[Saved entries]
>>>>

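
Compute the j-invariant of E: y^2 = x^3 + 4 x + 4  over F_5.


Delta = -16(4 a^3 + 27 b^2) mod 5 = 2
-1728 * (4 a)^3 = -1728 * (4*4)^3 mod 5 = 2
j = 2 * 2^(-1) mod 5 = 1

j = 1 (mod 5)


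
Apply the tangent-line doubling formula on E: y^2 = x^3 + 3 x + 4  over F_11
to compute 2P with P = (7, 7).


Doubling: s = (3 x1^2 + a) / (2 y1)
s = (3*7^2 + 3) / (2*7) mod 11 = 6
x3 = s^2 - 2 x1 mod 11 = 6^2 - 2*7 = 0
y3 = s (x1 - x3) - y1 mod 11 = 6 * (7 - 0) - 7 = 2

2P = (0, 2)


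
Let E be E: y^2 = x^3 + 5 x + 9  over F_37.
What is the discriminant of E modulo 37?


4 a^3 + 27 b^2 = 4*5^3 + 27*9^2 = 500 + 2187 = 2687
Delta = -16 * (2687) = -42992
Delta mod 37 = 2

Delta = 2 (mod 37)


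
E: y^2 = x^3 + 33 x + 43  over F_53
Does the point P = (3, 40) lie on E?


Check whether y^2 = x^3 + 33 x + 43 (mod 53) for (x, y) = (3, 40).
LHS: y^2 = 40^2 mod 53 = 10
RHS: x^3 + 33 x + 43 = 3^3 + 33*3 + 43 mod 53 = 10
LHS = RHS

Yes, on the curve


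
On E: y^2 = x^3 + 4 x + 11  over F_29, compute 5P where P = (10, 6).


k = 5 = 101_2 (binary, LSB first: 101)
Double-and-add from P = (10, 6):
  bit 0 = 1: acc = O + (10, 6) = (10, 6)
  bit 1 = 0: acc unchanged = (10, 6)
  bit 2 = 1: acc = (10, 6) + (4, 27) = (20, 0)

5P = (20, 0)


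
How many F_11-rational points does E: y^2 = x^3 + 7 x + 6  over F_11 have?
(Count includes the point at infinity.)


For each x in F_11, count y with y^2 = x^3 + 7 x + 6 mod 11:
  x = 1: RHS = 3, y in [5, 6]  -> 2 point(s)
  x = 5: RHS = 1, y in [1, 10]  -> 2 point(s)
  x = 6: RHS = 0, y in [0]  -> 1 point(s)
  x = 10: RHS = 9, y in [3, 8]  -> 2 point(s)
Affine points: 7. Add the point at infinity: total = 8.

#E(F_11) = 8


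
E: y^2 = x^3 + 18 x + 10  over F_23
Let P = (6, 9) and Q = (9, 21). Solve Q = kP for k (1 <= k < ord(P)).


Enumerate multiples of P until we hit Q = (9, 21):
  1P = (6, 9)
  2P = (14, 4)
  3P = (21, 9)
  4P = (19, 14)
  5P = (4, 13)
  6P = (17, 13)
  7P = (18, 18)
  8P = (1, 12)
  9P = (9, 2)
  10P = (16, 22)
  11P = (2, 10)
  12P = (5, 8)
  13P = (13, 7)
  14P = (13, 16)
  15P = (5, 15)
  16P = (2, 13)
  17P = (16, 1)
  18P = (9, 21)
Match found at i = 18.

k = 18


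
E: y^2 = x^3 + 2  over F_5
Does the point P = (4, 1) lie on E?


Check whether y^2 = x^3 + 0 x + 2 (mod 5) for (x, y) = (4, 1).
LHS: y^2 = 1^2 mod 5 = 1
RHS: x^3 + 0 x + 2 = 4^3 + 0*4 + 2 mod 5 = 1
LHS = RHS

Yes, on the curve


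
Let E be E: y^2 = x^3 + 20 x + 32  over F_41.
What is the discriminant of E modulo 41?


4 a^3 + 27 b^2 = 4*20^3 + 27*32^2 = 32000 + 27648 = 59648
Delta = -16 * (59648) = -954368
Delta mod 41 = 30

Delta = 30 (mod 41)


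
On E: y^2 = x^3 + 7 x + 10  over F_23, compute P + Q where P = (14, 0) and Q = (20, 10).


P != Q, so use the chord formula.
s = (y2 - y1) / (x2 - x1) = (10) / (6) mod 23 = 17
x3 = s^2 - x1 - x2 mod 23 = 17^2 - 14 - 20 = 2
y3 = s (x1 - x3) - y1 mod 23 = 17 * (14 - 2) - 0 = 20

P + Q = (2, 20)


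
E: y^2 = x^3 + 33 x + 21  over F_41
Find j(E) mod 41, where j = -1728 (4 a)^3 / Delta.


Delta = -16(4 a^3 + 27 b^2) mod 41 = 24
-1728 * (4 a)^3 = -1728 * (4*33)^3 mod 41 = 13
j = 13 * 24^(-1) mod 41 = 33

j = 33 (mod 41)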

<<<<
>>>>

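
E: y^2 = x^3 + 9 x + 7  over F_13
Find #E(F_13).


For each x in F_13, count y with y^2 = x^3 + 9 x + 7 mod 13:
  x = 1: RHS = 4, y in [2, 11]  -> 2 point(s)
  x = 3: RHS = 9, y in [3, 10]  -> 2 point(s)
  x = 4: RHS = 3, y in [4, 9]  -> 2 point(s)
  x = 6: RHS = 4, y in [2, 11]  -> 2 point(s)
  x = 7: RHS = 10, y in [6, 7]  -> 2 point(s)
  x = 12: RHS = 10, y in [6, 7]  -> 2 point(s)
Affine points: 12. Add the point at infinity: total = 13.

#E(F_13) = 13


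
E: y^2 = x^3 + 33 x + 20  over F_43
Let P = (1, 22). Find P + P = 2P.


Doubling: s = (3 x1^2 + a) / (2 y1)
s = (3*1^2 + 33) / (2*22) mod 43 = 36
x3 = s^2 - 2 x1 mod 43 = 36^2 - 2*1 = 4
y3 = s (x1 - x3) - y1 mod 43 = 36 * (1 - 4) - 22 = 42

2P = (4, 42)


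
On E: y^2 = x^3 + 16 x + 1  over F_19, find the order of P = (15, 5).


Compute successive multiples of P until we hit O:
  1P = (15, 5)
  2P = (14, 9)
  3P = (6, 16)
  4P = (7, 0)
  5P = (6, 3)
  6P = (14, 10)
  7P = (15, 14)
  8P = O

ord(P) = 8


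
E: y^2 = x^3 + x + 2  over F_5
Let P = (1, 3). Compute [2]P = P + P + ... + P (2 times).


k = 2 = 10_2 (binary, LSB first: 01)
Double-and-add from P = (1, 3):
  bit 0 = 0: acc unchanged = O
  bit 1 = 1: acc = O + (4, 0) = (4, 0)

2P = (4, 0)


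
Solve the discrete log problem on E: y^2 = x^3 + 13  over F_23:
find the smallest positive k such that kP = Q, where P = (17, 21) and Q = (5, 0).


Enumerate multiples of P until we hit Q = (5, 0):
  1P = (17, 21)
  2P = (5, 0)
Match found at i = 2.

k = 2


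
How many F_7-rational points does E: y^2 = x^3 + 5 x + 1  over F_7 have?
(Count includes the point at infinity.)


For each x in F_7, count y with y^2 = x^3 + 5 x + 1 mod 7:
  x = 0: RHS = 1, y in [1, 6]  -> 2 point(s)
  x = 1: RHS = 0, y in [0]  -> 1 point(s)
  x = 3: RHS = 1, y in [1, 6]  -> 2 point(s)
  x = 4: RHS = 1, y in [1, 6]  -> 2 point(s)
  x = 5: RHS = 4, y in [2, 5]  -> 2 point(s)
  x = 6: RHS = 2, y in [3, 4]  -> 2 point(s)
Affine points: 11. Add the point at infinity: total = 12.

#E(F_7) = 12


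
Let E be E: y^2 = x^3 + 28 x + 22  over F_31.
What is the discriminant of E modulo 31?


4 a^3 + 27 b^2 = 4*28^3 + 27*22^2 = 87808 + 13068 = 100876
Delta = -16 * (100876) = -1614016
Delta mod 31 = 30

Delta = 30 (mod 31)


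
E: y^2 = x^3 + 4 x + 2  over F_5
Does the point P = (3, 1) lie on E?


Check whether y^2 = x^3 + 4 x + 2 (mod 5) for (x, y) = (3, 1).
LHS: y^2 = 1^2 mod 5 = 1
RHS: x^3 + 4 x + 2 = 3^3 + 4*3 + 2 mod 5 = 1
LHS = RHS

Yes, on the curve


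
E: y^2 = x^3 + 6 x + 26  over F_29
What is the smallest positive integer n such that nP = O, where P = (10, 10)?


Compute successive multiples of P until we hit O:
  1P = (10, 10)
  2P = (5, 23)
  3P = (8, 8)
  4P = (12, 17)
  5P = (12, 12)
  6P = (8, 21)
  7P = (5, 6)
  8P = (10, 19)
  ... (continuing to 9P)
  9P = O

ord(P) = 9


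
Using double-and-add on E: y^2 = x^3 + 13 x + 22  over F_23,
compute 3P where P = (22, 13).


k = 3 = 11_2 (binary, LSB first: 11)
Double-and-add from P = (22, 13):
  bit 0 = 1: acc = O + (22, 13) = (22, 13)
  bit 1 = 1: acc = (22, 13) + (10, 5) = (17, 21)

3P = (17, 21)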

<<<<

WHAT TO PRODUCE:
What do the lines above say from the one containing "Let E be E: y^2 = x^3 + 5" down to the one containing "E: y^2 = x^3 + 18"? Return them exactly, both end lines included, and only them.

EXERCISE ANSWER:
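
Let E be E: y^2 = x^3 + 5 x + 9  over F_37.
What is the discriminant of E modulo 37?


4 a^3 + 27 b^2 = 4*5^3 + 27*9^2 = 500 + 2187 = 2687
Delta = -16 * (2687) = -42992
Delta mod 37 = 2

Delta = 2 (mod 37)


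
E: y^2 = x^3 + 33 x + 43  over F_53
Does the point P = (3, 40) lie on E?


Check whether y^2 = x^3 + 33 x + 43 (mod 53) for (x, y) = (3, 40).
LHS: y^2 = 40^2 mod 53 = 10
RHS: x^3 + 33 x + 43 = 3^3 + 33*3 + 43 mod 53 = 10
LHS = RHS

Yes, on the curve


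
On E: y^2 = x^3 + 4 x + 11  over F_29, compute 5P where P = (10, 6).


k = 5 = 101_2 (binary, LSB first: 101)
Double-and-add from P = (10, 6):
  bit 0 = 1: acc = O + (10, 6) = (10, 6)
  bit 1 = 0: acc unchanged = (10, 6)
  bit 2 = 1: acc = (10, 6) + (4, 27) = (20, 0)

5P = (20, 0)


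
How many F_11-rational points does E: y^2 = x^3 + 7 x + 6  over F_11 have?
(Count includes the point at infinity.)


For each x in F_11, count y with y^2 = x^3 + 7 x + 6 mod 11:
  x = 1: RHS = 3, y in [5, 6]  -> 2 point(s)
  x = 5: RHS = 1, y in [1, 10]  -> 2 point(s)
  x = 6: RHS = 0, y in [0]  -> 1 point(s)
  x = 10: RHS = 9, y in [3, 8]  -> 2 point(s)
Affine points: 7. Add the point at infinity: total = 8.

#E(F_11) = 8


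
E: y^2 = x^3 + 18 x + 10  over F_23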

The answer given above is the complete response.